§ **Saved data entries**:
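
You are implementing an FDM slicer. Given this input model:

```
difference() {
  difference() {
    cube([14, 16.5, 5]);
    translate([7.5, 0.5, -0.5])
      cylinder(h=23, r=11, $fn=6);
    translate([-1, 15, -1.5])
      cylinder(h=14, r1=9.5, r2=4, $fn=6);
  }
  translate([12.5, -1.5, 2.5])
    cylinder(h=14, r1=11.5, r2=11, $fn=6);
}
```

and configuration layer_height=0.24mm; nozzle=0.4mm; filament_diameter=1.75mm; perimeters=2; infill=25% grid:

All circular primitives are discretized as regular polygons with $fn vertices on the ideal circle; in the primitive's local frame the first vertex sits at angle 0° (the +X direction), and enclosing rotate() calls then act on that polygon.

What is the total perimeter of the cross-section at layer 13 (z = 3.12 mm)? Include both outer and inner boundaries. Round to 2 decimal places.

At z = 3.12 mm: the 14×16.5 cube contributes its full rectangle (perimeter 61.00 mm); the r=11 cylinder at (7.5, 0.5) gives a regular 6-gon of circumradius 11 (constant along its height) (perimeter = 2·6·11.000·sin(180°/6) = 66.00 mm); the cone at (-1, 15) contributes a regular 6-gon of circumradius 7.685 (interpolated between r1=9.5 and r2=4 at t=0.330) (perimeter = 2·6·7.685·sin(180°/6) = 46.11 mm); After the difference (first − rest): starting from the 14×16.5 cube, the r=11 cylinder at (7.5, 0.5) partially overlaps it — only the 136.04 mm² overlap (of its 314.37 mm²) is removed, clipping the outline; the cone at (-1, 15) partially overlaps it — only the 38.03 mm² overlap (of its 153.44 mm²) is removed, clipping the outline — boundary = 39.92 mm; the cone at (12.5, -1.5): at t=0.044 of its height the radius interpolates to r₁+(r₂−r₁)t = 11.478, giving a regular 6-gon of that circumradius (perimeter = 2·6·11.478·sin(180°/6) = 68.87 mm); After the difference (first − rest): starting from that combined region, the cone at (12.5, -1.5) partially overlaps it — only the 0.01 mm² overlap (of its 342.27 mm²) is removed, clipping the outline — boundary = 39.69 mm. Overall, the cross-section has 2 separate islands. Total boundary length (outer) = 39.69 mm.

39.69 mm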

§ **Task**:
From the first line of the data above through the line containing "and configuration layer_height=0.24mm;", repeat each line exactly, and add nothing.

§ **Response area**:
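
You are implementing an FDM slicer. Given this input model:

```
difference() {
  difference() {
    cube([14, 16.5, 5]);
    translate([7.5, 0.5, -0.5])
      cylinder(h=23, r=11, $fn=6);
    translate([-1, 15, -1.5])
      cylinder(h=14, r1=9.5, r2=4, $fn=6);
  }
  translate([12.5, -1.5, 2.5])
    cylinder(h=14, r1=11.5, r2=11, $fn=6);
}
```

and configuration layer_height=0.24mm; nozzle=0.4mm; filament_diameter=1.75mm; perimeters=2; infill=25% grid: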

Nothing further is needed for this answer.